• Work instruction
The response should be the lines of the data, starting at the first and ending at the one that contains "amber_phase lasts from", copied without change.
(Data supplied)
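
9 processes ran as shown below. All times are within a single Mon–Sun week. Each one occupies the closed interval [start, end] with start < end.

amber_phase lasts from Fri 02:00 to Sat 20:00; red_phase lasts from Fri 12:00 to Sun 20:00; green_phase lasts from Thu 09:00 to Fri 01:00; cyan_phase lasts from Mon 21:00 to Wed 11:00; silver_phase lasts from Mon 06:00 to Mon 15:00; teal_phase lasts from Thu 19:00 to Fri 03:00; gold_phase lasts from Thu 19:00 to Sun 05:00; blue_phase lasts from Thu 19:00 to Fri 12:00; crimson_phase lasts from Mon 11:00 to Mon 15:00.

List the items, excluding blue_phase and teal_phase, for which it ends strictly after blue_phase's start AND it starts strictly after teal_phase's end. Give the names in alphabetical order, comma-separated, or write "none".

Conditions: its end is strictly after blue_phase's start (X.end > Thu 19:00) AND its start is strictly after teal_phase's end (X.start > Fri 03:00).
amber_phase: end Sat 20:00 > Thu 19:00? ✓; start Fri 02:00 > Fri 03:00? ✗ → no.
crimson_phase: end Mon 15:00 > Thu 19:00? ✗; start Mon 11:00 > Fri 03:00? ✗ → no.
cyan_phase: end Wed 11:00 > Thu 19:00? ✗; start Mon 21:00 > Fri 03:00? ✗ → no.
gold_phase: end Sun 05:00 > Thu 19:00? ✓; start Thu 19:00 > Fri 03:00? ✗ → no.
green_phase: end Fri 01:00 > Thu 19:00? ✓; start Thu 09:00 > Fri 03:00? ✗ → no.
red_phase: end Sun 20:00 > Thu 19:00? ✓; start Fri 12:00 > Fri 03:00? ✓ → yes.
silver_phase: end Mon 15:00 > Thu 19:00? ✗; start Mon 06:00 > Fri 03:00? ✗ → no.
Result: red_phase.

red_phase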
(End Data supplied)
• Written solution
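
9 processes ran as shown below. All times are within a single Mon–Sun week. Each one occupies the closed interval [start, end] with start < end.

amber_phase lasts from Fri 02:00 to Sat 20:00; red_phase lasts from Fri 12:00 to Sun 20:00; green_phase lasts from Thu 09:00 to Fri 01:00; cyan_phase lasts from Mon 21:00 to Wed 11:00; silver_phase lasts from Mon 06:00 to Mon 15:00; teal_phase lasts from Thu 19:00 to Fri 03:00; gold_phase lasts from Thu 19:00 to Sun 05:00; blue_phase lasts from Thu 19:00 to Fri 12:00; crimson_phase lasts from Mon 11:00 to Mon 15:00.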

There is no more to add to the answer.